====== Dataset

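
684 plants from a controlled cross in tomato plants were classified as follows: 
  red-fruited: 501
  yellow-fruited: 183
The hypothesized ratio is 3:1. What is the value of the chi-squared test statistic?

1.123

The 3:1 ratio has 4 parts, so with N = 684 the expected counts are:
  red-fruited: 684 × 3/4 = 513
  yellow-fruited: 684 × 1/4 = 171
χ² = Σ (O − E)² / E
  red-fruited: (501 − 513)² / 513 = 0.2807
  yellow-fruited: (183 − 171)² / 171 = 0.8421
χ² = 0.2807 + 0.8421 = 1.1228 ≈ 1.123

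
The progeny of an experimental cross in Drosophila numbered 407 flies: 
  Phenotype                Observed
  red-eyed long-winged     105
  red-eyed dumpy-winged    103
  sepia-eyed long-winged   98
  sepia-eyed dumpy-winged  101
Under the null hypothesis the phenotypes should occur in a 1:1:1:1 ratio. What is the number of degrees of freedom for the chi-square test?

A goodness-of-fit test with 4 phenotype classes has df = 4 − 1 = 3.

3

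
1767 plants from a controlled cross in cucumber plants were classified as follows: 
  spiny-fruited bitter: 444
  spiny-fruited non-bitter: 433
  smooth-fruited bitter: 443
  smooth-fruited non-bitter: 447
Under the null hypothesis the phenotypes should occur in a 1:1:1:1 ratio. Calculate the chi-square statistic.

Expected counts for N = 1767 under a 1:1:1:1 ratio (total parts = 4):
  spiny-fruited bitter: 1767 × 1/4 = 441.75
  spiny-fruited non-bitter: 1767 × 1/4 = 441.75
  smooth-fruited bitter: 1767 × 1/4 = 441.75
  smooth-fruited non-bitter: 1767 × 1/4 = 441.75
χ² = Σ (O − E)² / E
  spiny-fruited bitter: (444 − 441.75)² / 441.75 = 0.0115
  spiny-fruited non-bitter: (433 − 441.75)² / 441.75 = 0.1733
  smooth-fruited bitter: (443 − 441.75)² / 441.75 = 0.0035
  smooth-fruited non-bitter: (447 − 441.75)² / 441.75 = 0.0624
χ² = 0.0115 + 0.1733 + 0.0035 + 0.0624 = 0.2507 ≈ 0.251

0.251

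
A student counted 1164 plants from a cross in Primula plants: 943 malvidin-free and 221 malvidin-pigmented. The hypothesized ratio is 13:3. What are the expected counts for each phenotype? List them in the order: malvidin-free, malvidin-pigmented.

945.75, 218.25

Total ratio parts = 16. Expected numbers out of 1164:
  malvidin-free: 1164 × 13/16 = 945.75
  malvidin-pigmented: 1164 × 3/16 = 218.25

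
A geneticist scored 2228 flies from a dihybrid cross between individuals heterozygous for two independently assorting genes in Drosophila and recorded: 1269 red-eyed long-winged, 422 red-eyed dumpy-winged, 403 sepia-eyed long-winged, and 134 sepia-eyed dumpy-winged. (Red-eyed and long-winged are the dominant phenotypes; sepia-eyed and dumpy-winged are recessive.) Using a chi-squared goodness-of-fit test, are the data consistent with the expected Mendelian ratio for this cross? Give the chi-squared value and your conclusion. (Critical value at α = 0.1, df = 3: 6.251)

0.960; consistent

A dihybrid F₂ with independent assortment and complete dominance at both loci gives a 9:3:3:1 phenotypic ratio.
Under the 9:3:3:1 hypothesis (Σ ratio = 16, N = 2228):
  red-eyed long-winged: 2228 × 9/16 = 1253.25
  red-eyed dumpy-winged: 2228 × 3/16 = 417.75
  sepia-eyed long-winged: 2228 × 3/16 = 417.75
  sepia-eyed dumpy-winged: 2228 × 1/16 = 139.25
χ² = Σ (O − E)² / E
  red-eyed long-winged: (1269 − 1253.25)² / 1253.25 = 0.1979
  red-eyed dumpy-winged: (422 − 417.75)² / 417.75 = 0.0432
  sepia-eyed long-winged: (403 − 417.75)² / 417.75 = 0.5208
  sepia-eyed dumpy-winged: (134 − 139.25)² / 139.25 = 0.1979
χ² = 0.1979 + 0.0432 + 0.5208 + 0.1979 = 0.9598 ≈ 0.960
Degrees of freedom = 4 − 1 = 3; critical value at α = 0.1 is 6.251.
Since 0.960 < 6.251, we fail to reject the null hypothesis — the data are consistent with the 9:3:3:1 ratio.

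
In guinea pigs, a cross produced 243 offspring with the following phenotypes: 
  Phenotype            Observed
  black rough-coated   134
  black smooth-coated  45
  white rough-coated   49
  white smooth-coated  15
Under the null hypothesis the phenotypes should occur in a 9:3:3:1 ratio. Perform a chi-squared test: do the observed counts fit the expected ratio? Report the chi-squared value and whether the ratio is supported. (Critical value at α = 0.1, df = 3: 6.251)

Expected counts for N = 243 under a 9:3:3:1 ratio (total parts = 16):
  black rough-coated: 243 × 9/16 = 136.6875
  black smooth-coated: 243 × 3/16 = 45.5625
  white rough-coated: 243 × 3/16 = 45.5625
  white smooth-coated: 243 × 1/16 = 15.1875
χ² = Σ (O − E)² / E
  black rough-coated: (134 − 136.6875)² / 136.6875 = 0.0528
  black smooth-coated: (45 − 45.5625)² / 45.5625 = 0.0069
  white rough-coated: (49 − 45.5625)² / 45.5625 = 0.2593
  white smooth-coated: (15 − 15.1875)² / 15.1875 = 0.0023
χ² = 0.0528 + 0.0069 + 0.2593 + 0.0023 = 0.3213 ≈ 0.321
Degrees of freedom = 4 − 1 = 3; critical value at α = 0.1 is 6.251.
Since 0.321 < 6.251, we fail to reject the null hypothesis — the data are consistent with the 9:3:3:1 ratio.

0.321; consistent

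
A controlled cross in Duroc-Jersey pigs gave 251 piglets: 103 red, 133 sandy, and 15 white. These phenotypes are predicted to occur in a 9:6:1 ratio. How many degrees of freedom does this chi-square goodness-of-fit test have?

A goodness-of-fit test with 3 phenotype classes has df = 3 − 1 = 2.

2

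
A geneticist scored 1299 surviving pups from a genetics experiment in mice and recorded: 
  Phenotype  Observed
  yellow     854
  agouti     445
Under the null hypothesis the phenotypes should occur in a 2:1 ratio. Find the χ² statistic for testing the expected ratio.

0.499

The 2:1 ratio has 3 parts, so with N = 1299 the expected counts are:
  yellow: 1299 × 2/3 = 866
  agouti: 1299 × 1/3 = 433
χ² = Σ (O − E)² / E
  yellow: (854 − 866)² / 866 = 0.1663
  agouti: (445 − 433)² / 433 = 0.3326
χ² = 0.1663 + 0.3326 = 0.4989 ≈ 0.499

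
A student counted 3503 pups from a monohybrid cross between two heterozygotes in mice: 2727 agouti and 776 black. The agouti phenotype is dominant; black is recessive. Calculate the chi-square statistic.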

============

→ **Action item**
Copy out the data above word for word, starting at its first line and ending with the line that contains "yellow-fruited: 183".

→ **Answer to this task**
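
684 plants from a controlled cross in tomato plants were classified as follows: 
  red-fruited: 501
  yellow-fruited: 183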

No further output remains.